** Task details **
Work through the lines below and count those holding "ADDMI"; reply with the number only.
(Beginning of Data section)
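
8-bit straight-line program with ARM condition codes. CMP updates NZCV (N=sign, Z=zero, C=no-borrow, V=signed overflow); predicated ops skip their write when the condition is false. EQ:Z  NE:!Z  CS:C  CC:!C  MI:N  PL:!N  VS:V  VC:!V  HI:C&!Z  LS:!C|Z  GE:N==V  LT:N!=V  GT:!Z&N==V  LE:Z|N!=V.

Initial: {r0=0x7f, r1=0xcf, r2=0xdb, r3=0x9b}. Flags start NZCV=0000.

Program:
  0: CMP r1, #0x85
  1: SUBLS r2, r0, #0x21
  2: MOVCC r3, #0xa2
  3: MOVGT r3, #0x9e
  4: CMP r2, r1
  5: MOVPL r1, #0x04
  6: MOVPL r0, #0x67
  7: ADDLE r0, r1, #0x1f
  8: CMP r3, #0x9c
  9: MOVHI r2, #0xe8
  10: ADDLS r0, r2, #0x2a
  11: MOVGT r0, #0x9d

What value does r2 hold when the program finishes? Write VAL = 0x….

0: ✓ CMP  NZCV=0010
1: · SUBLS
2: · MOVCC
3: ✓ MOVGT  r3←0x9e
4: ✓ CMP  NZCV=0010
5: ✓ MOVPL  r1←0x04
6: ✓ MOVPL  r0←0x67
7: · ADDLE
8: ✓ CMP  NZCV=0010
9: ✓ MOVHI  r2←0xe8
10: · ADDLS
11: ✓ MOVGT  r0←0x9d

VAL = 0xe8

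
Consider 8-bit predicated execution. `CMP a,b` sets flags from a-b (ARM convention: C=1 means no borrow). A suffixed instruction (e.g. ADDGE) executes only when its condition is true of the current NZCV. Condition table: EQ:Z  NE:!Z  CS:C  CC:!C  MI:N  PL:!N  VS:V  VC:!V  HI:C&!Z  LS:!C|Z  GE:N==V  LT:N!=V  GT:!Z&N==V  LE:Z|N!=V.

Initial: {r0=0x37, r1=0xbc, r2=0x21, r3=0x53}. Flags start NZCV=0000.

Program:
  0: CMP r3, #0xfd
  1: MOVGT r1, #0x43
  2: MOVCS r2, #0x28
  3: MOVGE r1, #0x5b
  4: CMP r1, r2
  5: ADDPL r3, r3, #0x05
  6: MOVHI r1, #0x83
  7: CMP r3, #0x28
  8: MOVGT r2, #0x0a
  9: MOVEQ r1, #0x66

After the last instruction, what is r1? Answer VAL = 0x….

VAL = 0x83

0: ✓ CMP  NZCV=0000
1: ✓ MOVGT  r1←0x43
2: · MOVCS
3: ✓ MOVGE  r1←0x5b
4: ✓ CMP  NZCV=0010
5: ✓ ADDPL  r3←0x58
6: ✓ MOVHI  r1←0x83
7: ✓ CMP  NZCV=0010
8: ✓ MOVGT  r2←0x0a
9: · MOVEQ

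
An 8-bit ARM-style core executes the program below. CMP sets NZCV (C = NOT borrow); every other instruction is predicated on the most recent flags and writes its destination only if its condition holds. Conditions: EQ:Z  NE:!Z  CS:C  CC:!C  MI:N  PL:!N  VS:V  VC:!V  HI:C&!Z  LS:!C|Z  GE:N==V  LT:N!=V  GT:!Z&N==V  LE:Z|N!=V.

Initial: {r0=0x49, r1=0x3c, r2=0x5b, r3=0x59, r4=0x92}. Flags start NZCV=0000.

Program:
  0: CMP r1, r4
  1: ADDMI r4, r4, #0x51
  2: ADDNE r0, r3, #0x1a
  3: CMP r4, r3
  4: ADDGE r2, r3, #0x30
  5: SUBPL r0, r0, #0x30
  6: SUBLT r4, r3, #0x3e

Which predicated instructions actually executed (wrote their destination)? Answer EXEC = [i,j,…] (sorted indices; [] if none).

[0] flags=1001 → (cmp)
[1] flags=1001 MI?T → r4=0xe3
[2] flags=1001 NE?T → r0=0x73
[3] flags=1010 → (cmp)
[4] flags=1010 GE?F → skip
[5] flags=1010 PL?F → skip
[6] flags=1010 LT?T → r4=0x1b

EXEC = [1,2,6]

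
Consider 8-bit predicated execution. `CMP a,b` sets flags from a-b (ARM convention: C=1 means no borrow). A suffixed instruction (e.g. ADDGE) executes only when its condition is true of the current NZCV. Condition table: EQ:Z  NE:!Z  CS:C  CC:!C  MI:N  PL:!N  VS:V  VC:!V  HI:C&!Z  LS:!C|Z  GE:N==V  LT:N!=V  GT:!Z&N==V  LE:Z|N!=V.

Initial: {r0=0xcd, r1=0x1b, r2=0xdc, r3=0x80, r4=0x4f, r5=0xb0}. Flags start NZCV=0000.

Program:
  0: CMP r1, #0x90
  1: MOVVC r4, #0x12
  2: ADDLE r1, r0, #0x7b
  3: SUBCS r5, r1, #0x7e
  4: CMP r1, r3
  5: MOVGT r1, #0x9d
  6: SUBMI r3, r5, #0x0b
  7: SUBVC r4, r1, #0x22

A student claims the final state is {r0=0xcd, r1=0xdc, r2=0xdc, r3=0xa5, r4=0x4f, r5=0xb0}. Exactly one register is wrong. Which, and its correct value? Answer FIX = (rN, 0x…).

[0] flags=1001 → (cmp)
[1] flags=1001 VC?F → skip
[2] flags=1001 LE?F → skip
[3] flags=1001 CS?F → skip
[4] flags=1001 → (cmp)
[5] flags=1001 GT?T → r1=0x9d
[6] flags=1001 MI?T → r3=0xa5
[7] flags=1001 VC?F → skip

FIX = (r1, 0x9d)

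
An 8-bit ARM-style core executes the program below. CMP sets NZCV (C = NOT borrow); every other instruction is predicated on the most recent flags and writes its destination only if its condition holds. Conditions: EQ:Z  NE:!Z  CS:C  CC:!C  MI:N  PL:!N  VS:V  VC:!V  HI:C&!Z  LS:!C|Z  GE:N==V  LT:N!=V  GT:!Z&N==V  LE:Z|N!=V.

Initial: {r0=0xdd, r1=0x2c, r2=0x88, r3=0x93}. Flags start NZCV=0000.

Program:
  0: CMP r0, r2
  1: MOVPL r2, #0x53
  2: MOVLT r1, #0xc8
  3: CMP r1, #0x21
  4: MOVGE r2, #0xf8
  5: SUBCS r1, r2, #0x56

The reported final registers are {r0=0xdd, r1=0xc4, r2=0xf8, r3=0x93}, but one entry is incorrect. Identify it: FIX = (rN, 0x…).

FIX = (r1, 0xa2)

0: ✓ CMP  NZCV=0010
1: ✓ MOVPL  r2←0x53
2: · MOVLT
3: ✓ CMP  NZCV=0010
4: ✓ MOVGE  r2←0xf8
5: ✓ SUBCS  r1←0xa2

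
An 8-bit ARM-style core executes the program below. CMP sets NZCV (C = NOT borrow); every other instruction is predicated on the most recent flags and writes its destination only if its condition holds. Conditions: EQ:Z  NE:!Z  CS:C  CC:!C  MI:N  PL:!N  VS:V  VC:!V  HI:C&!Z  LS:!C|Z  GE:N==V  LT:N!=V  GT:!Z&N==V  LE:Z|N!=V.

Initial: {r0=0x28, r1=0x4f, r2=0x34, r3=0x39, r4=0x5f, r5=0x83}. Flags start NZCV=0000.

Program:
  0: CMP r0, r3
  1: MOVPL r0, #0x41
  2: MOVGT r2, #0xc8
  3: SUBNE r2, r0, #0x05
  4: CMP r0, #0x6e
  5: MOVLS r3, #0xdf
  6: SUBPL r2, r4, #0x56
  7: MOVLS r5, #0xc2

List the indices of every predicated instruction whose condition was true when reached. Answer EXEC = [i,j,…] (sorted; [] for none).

EXEC = [3,5,7]

[0] flags=1000 → (cmp)
[1] flags=1000 PL?F → skip
[2] flags=1000 GT?F → skip
[3] flags=1000 NE?T → r2=0x23
[4] flags=1000 → (cmp)
[5] flags=1000 LS?T → r3=0xdf
[6] flags=1000 PL?F → skip
[7] flags=1000 LS?T → r5=0xc2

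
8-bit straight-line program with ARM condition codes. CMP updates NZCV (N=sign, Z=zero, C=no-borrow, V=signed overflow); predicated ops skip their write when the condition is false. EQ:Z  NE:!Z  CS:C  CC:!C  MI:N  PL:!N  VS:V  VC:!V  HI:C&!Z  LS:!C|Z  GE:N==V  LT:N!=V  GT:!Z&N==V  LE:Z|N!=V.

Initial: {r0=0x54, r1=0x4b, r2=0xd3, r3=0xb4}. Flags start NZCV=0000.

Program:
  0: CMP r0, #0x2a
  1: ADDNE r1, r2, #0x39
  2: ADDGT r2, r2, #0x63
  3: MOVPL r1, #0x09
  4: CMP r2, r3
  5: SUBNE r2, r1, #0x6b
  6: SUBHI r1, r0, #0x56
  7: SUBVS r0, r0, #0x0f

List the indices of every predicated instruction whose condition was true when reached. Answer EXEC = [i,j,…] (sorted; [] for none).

EXEC = [1,2,3,5,7]

0: ✓ CMP  NZCV=0010
1: ✓ ADDNE  r1←0x0c
2: ✓ ADDGT  r2←0x36
3: ✓ MOVPL  r1←0x09
4: ✓ CMP  NZCV=1001
5: ✓ SUBNE  r2←0x9e
6: · SUBHI
7: ✓ SUBVS  r0←0x45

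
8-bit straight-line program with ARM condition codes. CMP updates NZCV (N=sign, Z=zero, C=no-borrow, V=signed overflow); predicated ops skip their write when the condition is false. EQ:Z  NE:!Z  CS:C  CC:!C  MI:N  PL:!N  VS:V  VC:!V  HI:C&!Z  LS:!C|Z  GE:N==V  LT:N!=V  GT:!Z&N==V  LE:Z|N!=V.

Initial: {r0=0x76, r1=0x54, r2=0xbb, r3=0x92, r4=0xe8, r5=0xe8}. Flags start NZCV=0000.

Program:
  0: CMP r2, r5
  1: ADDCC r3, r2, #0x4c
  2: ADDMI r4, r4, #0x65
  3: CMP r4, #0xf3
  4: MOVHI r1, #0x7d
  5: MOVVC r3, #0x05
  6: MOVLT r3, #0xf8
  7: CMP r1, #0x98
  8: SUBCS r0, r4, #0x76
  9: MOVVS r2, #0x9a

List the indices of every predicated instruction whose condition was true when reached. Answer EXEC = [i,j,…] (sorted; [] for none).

[0] flags=1000 → (cmp)
[1] flags=1000 CC?T → r3=0x07
[2] flags=1000 MI?T → r4=0x4d
[3] flags=0000 → (cmp)
[4] flags=0000 HI?F → skip
[5] flags=0000 VC?T → r3=0x05
[6] flags=0000 LT?F → skip
[7] flags=1001 → (cmp)
[8] flags=1001 CS?F → skip
[9] flags=1001 VS?T → r2=0x9a

EXEC = [1,2,5,9]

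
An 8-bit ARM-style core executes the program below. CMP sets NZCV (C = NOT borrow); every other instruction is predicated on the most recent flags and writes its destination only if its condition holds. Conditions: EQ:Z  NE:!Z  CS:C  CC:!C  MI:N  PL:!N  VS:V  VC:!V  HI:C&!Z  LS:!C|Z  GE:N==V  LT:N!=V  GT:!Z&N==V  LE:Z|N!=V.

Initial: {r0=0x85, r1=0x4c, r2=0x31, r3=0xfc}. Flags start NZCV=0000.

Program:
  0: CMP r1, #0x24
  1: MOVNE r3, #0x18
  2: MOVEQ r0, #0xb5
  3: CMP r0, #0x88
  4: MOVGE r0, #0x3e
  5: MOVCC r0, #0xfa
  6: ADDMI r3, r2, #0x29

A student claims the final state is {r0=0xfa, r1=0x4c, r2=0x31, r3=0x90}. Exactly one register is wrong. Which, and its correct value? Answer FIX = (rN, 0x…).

FIX = (r3, 0x5a)

[0] flags=0010 → (cmp)
[1] flags=0010 NE?T → r3=0x18
[2] flags=0010 EQ?F → skip
[3] flags=1000 → (cmp)
[4] flags=1000 GE?F → skip
[5] flags=1000 CC?T → r0=0xfa
[6] flags=1000 MI?T → r3=0x5a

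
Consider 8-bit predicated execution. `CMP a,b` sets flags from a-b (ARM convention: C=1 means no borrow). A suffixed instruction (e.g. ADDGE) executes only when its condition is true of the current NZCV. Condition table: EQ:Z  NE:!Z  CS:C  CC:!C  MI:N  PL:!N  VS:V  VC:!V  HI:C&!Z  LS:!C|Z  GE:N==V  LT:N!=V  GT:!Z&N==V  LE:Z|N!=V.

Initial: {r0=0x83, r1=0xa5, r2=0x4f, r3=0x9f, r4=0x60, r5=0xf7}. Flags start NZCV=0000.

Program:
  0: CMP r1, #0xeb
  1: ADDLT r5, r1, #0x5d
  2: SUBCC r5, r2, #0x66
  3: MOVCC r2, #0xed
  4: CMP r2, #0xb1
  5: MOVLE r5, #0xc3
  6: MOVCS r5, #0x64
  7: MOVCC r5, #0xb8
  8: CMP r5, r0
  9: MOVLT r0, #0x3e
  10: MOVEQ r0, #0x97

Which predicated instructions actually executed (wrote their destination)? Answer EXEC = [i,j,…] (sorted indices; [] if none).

EXEC = [1,2,3,6]

[0] flags=1000 → (cmp)
[1] flags=1000 LT?T → r5=0x02
[2] flags=1000 CC?T → r5=0xe9
[3] flags=1000 CC?T → r2=0xed
[4] flags=0010 → (cmp)
[5] flags=0010 LE?F → skip
[6] flags=0010 CS?T → r5=0x64
[7] flags=0010 CC?F → skip
[8] flags=1001 → (cmp)
[9] flags=1001 LT?F → skip
[10] flags=1001 EQ?F → skip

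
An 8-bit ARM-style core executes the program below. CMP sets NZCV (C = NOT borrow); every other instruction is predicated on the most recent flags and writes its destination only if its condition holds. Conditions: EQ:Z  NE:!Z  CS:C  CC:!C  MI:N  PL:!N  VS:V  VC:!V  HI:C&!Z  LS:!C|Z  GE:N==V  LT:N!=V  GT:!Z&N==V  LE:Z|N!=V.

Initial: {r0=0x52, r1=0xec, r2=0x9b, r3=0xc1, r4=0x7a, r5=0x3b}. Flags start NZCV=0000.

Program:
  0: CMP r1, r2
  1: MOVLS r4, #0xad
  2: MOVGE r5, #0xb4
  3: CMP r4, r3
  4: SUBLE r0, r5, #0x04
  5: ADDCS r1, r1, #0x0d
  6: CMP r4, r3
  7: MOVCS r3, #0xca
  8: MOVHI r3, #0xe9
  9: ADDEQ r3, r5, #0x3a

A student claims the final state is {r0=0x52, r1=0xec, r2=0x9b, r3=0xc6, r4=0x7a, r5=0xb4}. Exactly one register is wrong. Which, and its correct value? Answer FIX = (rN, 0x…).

FIX = (r3, 0xc1)

[0] flags=0010 → (cmp)
[1] flags=0010 LS?F → skip
[2] flags=0010 GE?T → r5=0xb4
[3] flags=1001 → (cmp)
[4] flags=1001 LE?F → skip
[5] flags=1001 CS?F → skip
[6] flags=1001 → (cmp)
[7] flags=1001 CS?F → skip
[8] flags=1001 HI?F → skip
[9] flags=1001 EQ?F → skip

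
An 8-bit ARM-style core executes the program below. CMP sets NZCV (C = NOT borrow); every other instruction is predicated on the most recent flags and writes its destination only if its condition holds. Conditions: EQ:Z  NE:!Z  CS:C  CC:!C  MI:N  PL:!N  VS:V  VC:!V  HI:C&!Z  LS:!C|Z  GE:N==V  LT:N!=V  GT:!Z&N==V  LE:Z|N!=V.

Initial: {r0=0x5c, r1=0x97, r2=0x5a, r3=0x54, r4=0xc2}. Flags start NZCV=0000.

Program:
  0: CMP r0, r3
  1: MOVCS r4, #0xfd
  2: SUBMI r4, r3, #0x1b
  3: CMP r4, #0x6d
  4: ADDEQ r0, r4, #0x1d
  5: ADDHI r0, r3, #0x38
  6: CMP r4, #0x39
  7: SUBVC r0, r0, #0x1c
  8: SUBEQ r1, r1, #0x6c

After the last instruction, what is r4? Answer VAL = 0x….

[0] flags=0010 → (cmp)
[1] flags=0010 CS?T → r4=0xfd
[2] flags=0010 MI?F → skip
[3] flags=1010 → (cmp)
[4] flags=1010 EQ?F → skip
[5] flags=1010 HI?T → r0=0x8c
[6] flags=1010 → (cmp)
[7] flags=1010 VC?T → r0=0x70
[8] flags=1010 EQ?F → skip

VAL = 0xfd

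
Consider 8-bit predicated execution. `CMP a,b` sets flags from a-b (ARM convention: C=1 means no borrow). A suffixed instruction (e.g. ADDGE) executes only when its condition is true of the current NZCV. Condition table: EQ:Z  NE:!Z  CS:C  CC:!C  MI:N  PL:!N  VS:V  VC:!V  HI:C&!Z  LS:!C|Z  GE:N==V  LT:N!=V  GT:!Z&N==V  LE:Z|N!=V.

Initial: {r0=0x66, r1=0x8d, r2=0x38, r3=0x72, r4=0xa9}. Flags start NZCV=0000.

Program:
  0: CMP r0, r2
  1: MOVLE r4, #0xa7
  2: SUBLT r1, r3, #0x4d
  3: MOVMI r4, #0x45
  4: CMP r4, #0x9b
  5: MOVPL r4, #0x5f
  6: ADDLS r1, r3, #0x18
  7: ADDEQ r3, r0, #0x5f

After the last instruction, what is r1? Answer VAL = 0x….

VAL = 0x8d

0: ✓ CMP  NZCV=0010
1: · MOVLE
2: · SUBLT
3: · MOVMI
4: ✓ CMP  NZCV=0010
5: ✓ MOVPL  r4←0x5f
6: · ADDLS
7: · ADDEQ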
(End of Data section)
** Your solution **
3